Available data:
-- Opening Marker --

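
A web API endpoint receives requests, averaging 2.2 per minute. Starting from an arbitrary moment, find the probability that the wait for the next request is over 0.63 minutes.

The wait for the next event is exponential with rate λ = 2.2 per minute.
P(T > 0.63) = e^(−λt) = e^(−2.2 × 0.63) = e^(−1.386) ≈ 0.2501.

0.2501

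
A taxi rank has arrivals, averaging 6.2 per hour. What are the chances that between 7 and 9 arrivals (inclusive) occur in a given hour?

With mean μ = 6.2 per hour,
P(7 ≤ N ≤ 9) = Σ_{j=7}^{9} e^(−6.2) · 6.2^j/j! ≈ 0.3274.

0.3274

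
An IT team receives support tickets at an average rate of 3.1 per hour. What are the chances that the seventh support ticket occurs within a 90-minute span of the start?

0.1886

Over the interval, μ = 3.1 × 1.5 = 4.65 (a 90-minute span = 1.5 hours).
The seventh arrival falls in the interval iff at least 7 events occur there: P(S_7 ≤ t) = P(N ≥ 7) = 1 − P(N ≤ 6) ≈ 0.1886.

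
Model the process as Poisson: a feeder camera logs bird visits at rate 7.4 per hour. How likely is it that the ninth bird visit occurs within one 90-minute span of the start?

Over the interval, μ = 7.4 × 1.5 = 11.1 (a 90-minute span = 1.5 hours).
The ninth arrival falls in the interval iff at least 9 events occur there: P(S_9 ≤ t) = P(N ≥ 9) = 1 − P(N ≤ 8) ≈ 0.7768.

0.7768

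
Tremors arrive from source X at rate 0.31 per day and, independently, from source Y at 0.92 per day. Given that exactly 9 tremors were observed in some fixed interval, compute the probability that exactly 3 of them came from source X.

0.2355

Given the total, each event is independently from source X with probability p = λ_X/(λ_X+λ_Y) = 0.31/1.23 ≈ 0.2520.
So K ~ Binomial(9, 0.31/1.23): P(K = 3) = C(9,3) · (0.31/1.23)^3 · (0.92/1.23)^6 ≈ 0.2355.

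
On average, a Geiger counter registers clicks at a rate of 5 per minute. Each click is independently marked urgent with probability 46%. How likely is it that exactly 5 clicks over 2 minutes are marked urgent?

Thinning: the clicks that are marked urgent themselves form a Poisson process with rate 0.46 × 5 = 2.3 per minute.
Over the interval, μ = 2.3 × 2 = 4.6 (2 minutes).
P(N = 5) = e^(−4.6) · 4.6^5/5! ≈ 0.1725.

0.1725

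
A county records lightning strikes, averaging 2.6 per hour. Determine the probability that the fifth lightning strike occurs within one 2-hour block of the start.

Over the interval, μ = 2.6 × 2 = 5.2 (a 2-hour block = 2 hours).
The fifth arrival falls in the interval iff at least 5 events occur there: P(S_5 ≤ t) = P(N ≥ 5) = 1 − P(N ≤ 4) ≈ 0.5939.

0.5939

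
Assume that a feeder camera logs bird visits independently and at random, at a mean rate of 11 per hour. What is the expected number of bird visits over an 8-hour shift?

88

E[N] = λt = 11 × 8 = 88 (an 8-hour shift = 8 hours).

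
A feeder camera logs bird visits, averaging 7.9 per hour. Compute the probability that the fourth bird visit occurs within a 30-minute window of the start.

0.5567

Over the interval, μ = 7.9 × 0.5 = 3.95 (a 30-minute window = 0.5 hours).
The fourth arrival falls in the interval iff at least 4 events occur there: P(S_4 ≤ t) = P(N ≥ 4) = 1 − P(N ≤ 3) ≈ 0.5567.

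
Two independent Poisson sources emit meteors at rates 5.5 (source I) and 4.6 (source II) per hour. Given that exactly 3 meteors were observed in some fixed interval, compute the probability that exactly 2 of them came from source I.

Given the total, each event is independently from source I with probability p = λ_I/(λ_I+λ_II) = 5.5/10.1 ≈ 0.5446.
So K ~ Binomial(3, 5.5/10.1): P(K = 2) = C(3,2) · (5.5/10.1)^2 · (4.6/10.1)^1 ≈ 0.4052.

0.4052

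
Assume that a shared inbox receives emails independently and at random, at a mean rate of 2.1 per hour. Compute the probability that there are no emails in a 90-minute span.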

-- Closing Marker --

Task to carry out:
All records are to be retyped precisely.

Expected answer:
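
A web API endpoint receives requests, averaging 2.2 per minute. Starting from an arbitrary moment, find the probability that the wait for the next request is over 0.63 minutes.

The wait for the next event is exponential with rate λ = 2.2 per minute.
P(T > 0.63) = e^(−λt) = e^(−2.2 × 0.63) = e^(−1.386) ≈ 0.2501.

0.2501

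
A taxi rank has arrivals, averaging 6.2 per hour. What are the chances that between 7 and 9 arrivals (inclusive) occur in a given hour?

With mean μ = 6.2 per hour,
P(7 ≤ N ≤ 9) = Σ_{j=7}^{9} e^(−6.2) · 6.2^j/j! ≈ 0.3274.

0.3274

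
An IT team receives support tickets at an average rate of 3.1 per hour. What are the chances that the seventh support ticket occurs within a 90-minute span of the start?

0.1886

Over the interval, μ = 3.1 × 1.5 = 4.65 (a 90-minute span = 1.5 hours).
The seventh arrival falls in the interval iff at least 7 events occur there: P(S_7 ≤ t) = P(N ≥ 7) = 1 − P(N ≤ 6) ≈ 0.1886.

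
Model the process as Poisson: a feeder camera logs bird visits at rate 7.4 per hour. How likely is it that the ninth bird visit occurs within one 90-minute span of the start?

Over the interval, μ = 7.4 × 1.5 = 11.1 (a 90-minute span = 1.5 hours).
The ninth arrival falls in the interval iff at least 9 events occur there: P(S_9 ≤ t) = P(N ≥ 9) = 1 − P(N ≤ 8) ≈ 0.7768.

0.7768

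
Tremors arrive from source X at rate 0.31 per day and, independently, from source Y at 0.92 per day. Given that exactly 9 tremors were observed in some fixed interval, compute the probability that exactly 3 of them came from source X.

0.2355

Given the total, each event is independently from source X with probability p = λ_X/(λ_X+λ_Y) = 0.31/1.23 ≈ 0.2520.
So K ~ Binomial(9, 0.31/1.23): P(K = 3) = C(9,3) · (0.31/1.23)^3 · (0.92/1.23)^6 ≈ 0.2355.

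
On average, a Geiger counter registers clicks at a rate of 5 per minute. Each click is independently marked urgent with probability 46%. How likely is it that exactly 5 clicks over 2 minutes are marked urgent?

Thinning: the clicks that are marked urgent themselves form a Poisson process with rate 0.46 × 5 = 2.3 per minute.
Over the interval, μ = 2.3 × 2 = 4.6 (2 minutes).
P(N = 5) = e^(−4.6) · 4.6^5/5! ≈ 0.1725.

0.1725

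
A county records lightning strikes, averaging 2.6 per hour. Determine the probability that the fifth lightning strike occurs within one 2-hour block of the start.

Over the interval, μ = 2.6 × 2 = 5.2 (a 2-hour block = 2 hours).
The fifth arrival falls in the interval iff at least 5 events occur there: P(S_5 ≤ t) = P(N ≥ 5) = 1 − P(N ≤ 4) ≈ 0.5939.

0.5939

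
Assume that a feeder camera logs bird visits independently and at random, at a mean rate of 11 per hour. What is the expected number of bird visits over an 8-hour shift?

88

E[N] = λt = 11 × 8 = 88 (an 8-hour shift = 8 hours).

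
A feeder camera logs bird visits, averaging 7.9 per hour. Compute the probability that the fourth bird visit occurs within a 30-minute window of the start.

0.5567

Over the interval, μ = 7.9 × 0.5 = 3.95 (a 30-minute window = 0.5 hours).
The fourth arrival falls in the interval iff at least 4 events occur there: P(S_4 ≤ t) = P(N ≥ 4) = 1 − P(N ≤ 3) ≈ 0.5567.

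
Two independent Poisson sources emit meteors at rates 5.5 (source I) and 4.6 (source II) per hour. Given that exactly 3 meteors were observed in some fixed interval, compute the probability that exactly 2 of them came from source I.

Given the total, each event is independently from source I with probability p = λ_I/(λ_I+λ_II) = 5.5/10.1 ≈ 0.5446.
So K ~ Binomial(3, 5.5/10.1): P(K = 2) = C(3,2) · (5.5/10.1)^2 · (4.6/10.1)^1 ≈ 0.4052.

0.4052

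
Assume that a shared inbox receives emails independently and at random, at a mean rate of 2.1 per hour. Compute the probability that there are no emails in a 90-minute span.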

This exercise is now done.